● **ABOUT THIS TASK**
Reproduce the first line of the entries that follow and each later line, word for word, ending with the one containing "Lab T has size".

━━━ INFORMATION PROVIDED

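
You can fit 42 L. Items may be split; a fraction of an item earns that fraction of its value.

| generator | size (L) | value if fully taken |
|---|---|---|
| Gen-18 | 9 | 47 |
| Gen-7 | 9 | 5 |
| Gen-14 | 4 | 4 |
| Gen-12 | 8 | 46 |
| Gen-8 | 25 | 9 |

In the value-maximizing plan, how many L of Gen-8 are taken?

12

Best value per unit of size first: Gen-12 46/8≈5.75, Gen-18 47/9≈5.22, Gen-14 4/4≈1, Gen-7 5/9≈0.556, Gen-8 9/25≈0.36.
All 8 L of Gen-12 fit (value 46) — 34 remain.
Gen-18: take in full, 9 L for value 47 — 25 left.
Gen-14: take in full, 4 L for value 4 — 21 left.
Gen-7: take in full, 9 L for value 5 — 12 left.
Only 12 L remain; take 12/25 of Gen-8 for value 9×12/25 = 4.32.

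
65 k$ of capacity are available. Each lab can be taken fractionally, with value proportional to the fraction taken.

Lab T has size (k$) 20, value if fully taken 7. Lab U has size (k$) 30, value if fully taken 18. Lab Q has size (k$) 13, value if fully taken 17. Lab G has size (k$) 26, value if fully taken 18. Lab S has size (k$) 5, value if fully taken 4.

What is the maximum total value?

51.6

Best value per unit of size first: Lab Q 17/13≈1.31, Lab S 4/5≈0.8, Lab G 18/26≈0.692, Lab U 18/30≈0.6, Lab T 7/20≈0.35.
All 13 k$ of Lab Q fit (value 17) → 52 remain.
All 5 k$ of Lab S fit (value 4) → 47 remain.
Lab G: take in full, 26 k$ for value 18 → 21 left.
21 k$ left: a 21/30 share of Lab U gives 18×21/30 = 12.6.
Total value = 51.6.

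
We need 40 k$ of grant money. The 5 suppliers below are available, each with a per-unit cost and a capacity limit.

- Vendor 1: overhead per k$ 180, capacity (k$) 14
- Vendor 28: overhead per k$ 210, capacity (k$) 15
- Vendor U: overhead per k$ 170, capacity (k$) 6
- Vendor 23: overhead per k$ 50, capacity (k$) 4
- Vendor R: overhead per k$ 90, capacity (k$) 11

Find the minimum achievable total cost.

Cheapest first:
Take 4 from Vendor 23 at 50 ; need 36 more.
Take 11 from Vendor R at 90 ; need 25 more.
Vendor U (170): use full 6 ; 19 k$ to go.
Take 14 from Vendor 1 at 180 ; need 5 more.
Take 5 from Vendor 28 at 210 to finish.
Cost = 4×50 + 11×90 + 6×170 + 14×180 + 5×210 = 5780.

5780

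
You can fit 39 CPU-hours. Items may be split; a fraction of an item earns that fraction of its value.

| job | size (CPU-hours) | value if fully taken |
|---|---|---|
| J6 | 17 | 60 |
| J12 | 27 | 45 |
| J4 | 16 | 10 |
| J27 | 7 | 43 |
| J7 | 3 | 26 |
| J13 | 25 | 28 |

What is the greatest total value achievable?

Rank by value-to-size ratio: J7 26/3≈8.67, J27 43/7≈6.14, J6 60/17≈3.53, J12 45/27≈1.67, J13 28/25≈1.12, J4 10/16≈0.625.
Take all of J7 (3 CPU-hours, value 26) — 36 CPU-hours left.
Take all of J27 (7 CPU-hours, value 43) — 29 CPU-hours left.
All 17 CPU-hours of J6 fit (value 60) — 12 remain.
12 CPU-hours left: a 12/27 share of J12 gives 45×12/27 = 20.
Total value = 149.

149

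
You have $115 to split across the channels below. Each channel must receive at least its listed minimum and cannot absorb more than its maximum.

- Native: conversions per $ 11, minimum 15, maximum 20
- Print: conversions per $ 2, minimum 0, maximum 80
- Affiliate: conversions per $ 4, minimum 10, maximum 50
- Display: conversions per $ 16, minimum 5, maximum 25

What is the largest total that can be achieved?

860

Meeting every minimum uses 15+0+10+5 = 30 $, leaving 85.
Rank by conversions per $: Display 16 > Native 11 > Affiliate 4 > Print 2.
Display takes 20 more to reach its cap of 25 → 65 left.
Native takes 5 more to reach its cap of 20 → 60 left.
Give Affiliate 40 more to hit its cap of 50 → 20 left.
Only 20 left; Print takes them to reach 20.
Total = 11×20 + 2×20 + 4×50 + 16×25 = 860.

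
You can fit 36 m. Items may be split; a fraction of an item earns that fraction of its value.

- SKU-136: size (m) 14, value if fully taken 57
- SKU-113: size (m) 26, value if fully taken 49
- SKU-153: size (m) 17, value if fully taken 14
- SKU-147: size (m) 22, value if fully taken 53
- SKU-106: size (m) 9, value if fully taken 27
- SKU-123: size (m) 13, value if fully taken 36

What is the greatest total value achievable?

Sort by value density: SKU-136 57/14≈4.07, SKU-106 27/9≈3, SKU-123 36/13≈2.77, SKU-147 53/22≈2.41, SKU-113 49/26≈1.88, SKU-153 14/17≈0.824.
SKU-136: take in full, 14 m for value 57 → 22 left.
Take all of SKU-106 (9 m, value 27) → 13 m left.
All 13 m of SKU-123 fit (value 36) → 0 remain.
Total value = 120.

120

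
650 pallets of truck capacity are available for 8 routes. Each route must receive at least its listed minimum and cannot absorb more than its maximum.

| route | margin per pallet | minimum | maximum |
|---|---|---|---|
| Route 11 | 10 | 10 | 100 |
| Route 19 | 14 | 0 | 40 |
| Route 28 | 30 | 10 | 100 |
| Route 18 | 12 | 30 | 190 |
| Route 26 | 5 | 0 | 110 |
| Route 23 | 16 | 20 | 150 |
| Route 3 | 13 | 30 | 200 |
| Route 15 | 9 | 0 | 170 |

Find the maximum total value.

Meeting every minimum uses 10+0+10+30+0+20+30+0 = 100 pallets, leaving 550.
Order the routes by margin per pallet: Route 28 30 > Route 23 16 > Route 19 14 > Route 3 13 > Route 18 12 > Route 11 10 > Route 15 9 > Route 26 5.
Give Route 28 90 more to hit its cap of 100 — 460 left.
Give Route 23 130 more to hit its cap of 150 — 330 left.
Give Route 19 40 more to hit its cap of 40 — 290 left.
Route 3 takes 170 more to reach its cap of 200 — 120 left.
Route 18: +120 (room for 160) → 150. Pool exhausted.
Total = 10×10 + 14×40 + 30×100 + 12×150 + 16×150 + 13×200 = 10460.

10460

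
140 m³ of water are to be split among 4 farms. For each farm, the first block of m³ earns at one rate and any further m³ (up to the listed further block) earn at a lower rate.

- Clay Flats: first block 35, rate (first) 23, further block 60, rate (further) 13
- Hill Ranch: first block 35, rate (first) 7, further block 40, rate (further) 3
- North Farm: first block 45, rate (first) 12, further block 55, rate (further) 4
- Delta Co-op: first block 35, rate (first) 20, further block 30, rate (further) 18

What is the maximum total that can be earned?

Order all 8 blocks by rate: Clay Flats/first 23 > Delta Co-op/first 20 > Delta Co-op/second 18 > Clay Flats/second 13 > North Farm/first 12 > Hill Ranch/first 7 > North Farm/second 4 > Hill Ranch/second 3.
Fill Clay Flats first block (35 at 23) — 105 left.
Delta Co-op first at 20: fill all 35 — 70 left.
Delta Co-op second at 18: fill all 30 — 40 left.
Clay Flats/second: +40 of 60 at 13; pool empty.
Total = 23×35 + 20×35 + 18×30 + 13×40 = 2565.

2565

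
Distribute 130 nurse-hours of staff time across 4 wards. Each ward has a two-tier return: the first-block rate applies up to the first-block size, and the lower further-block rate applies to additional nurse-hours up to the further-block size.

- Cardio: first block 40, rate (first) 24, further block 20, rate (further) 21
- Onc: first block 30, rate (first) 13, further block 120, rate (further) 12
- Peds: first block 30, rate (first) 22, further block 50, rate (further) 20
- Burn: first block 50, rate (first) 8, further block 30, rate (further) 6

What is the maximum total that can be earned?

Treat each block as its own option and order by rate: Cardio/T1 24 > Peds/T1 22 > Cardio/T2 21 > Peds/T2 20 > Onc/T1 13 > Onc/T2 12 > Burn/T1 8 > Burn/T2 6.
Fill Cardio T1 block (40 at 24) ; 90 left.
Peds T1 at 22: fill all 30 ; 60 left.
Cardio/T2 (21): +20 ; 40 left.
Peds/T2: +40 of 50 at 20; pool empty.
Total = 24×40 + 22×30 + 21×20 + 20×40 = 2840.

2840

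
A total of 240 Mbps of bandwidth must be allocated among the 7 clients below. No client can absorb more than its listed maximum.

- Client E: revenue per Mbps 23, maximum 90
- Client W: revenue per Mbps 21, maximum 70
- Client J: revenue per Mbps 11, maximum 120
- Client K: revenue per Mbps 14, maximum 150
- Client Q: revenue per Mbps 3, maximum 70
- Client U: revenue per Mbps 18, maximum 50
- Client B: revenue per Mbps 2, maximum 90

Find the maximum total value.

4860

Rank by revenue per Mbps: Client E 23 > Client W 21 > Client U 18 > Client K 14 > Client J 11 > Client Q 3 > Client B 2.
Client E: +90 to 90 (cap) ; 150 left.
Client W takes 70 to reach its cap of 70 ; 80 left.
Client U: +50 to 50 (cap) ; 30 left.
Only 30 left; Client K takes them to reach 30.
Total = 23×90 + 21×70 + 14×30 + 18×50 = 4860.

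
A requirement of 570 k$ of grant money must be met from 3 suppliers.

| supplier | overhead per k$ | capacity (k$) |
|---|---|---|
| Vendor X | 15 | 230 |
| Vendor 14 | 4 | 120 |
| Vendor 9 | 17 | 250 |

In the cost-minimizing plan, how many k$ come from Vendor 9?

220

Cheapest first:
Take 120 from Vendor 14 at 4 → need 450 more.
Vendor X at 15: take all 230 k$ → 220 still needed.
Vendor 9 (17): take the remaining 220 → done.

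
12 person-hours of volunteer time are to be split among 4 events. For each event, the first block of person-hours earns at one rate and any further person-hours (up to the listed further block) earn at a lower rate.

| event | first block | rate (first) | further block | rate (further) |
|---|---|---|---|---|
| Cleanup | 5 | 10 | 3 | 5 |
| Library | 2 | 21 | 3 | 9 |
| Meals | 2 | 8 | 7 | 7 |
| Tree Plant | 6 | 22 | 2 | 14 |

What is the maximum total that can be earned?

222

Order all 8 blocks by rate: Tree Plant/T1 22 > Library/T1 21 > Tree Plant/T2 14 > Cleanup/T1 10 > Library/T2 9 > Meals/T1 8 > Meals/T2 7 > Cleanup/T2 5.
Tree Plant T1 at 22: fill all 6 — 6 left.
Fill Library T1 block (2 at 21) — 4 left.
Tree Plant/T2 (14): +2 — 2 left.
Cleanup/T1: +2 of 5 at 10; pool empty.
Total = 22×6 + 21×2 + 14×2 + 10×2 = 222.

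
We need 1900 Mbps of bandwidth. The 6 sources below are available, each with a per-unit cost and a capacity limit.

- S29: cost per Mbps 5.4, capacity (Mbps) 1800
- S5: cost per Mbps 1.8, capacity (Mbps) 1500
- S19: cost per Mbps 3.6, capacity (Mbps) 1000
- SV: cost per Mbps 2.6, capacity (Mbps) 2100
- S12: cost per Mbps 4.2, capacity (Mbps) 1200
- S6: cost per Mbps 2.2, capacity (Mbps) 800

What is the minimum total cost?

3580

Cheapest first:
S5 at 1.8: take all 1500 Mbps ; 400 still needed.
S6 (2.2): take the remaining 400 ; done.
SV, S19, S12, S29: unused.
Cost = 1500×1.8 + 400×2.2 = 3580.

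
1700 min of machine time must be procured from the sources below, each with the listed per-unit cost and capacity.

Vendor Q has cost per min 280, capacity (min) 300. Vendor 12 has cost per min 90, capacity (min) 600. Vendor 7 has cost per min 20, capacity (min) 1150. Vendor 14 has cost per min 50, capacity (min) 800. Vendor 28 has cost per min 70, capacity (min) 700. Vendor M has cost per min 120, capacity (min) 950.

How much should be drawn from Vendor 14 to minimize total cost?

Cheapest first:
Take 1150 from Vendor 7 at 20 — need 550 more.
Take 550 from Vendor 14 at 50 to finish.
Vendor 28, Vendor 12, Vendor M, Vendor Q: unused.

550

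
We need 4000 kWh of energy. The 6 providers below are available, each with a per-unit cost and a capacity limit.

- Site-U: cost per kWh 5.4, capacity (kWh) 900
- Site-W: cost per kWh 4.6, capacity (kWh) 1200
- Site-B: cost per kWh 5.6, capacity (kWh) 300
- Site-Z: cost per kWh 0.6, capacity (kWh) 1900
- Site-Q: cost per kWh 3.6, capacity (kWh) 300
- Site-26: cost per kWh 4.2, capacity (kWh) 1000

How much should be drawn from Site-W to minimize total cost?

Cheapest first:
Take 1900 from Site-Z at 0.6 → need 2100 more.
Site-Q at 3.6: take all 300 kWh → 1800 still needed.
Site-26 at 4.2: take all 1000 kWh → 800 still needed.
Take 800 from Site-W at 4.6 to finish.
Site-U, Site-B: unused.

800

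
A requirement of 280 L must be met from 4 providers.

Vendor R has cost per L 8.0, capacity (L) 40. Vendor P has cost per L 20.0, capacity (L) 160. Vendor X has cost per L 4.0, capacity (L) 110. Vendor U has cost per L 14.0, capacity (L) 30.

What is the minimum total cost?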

━━━━━━

● **RESULT OF THE EXERCISE**
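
You can fit 42 L. Items may be split; a fraction of an item earns that fraction of its value.

| generator | size (L) | value if fully taken |
|---|---|---|
| Gen-18 | 9 | 47 |
| Gen-7 | 9 | 5 |
| Gen-14 | 4 | 4 |
| Gen-12 | 8 | 46 |
| Gen-8 | 25 | 9 |

In the value-maximizing plan, how many L of Gen-8 are taken?

12

Best value per unit of size first: Gen-12 46/8≈5.75, Gen-18 47/9≈5.22, Gen-14 4/4≈1, Gen-7 5/9≈0.556, Gen-8 9/25≈0.36.
All 8 L of Gen-12 fit (value 46) — 34 remain.
Gen-18: take in full, 9 L for value 47 — 25 left.
Gen-14: take in full, 4 L for value 4 — 21 left.
Gen-7: take in full, 9 L for value 5 — 12 left.
Only 12 L remain; take 12/25 of Gen-8 for value 9×12/25 = 4.32.

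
65 k$ of capacity are available. Each lab can be taken fractionally, with value proportional to the fraction taken.

Lab T has size (k$) 20, value if fully taken 7. Lab U has size (k$) 30, value if fully taken 18. Lab Q has size (k$) 13, value if fully taken 17. Lab G has size (k$) 26, value if fully taken 18. Lab S has size (k$) 5, value if fully taken 4.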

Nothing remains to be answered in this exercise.